── Dataset

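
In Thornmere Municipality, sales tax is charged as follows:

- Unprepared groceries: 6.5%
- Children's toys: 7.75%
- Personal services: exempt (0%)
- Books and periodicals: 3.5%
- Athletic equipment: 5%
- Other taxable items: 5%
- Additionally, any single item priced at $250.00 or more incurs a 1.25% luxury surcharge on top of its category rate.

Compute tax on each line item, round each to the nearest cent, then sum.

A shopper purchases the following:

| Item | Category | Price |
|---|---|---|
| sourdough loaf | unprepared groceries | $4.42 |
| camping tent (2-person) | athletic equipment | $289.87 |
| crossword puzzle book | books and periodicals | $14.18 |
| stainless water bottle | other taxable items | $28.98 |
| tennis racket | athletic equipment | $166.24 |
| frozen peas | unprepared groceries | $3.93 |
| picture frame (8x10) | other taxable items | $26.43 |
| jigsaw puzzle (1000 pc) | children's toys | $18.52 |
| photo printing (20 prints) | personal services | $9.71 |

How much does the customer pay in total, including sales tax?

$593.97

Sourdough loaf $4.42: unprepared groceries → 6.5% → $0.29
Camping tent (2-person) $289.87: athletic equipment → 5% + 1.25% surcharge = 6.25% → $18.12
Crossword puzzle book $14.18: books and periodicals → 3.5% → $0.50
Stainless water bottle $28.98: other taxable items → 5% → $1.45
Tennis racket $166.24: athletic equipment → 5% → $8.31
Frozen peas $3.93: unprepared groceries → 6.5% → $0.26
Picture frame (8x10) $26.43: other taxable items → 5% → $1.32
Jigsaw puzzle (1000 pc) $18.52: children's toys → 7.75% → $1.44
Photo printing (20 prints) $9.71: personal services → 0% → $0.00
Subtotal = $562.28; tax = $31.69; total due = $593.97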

────

## [Aim of the exercise]
In this exercise, reproduce the material word for word, in full.

## [Answer to this problem]
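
In Thornmere Municipality, sales tax is charged as follows:

- Unprepared groceries: 6.5%
- Children's toys: 7.75%
- Personal services: exempt (0%)
- Books and periodicals: 3.5%
- Athletic equipment: 5%
- Other taxable items: 5%
- Additionally, any single item priced at $250.00 or more incurs a 1.25% luxury surcharge on top of its category rate.

Compute tax on each line item, round each to the nearest cent, then sum.

A shopper purchases the following:

| Item | Category | Price |
|---|---|---|
| sourdough loaf | unprepared groceries | $4.42 |
| camping tent (2-person) | athletic equipment | $289.87 |
| crossword puzzle book | books and periodicals | $14.18 |
| stainless water bottle | other taxable items | $28.98 |
| tennis racket | athletic equipment | $166.24 |
| frozen peas | unprepared groceries | $3.93 |
| picture frame (8x10) | other taxable items | $26.43 |
| jigsaw puzzle (1000 pc) | children's toys | $18.52 |
| photo printing (20 prints) | personal services | $9.71 |

How much does the customer pay in total, including sales tax?

$593.97

Sourdough loaf $4.42: unprepared groceries → 6.5% → $0.29
Camping tent (2-person) $289.87: athletic equipment → 5% + 1.25% surcharge = 6.25% → $18.12
Crossword puzzle book $14.18: books and periodicals → 3.5% → $0.50
Stainless water bottle $28.98: other taxable items → 5% → $1.45
Tennis racket $166.24: athletic equipment → 5% → $8.31
Frozen peas $3.93: unprepared groceries → 6.5% → $0.26
Picture frame (8x10) $26.43: other taxable items → 5% → $1.32
Jigsaw puzzle (1000 pc) $18.52: children's toys → 7.75% → $1.44
Photo printing (20 prints) $9.71: personal services → 0% → $0.00
Subtotal = $562.28; tax = $31.69; total due = $593.97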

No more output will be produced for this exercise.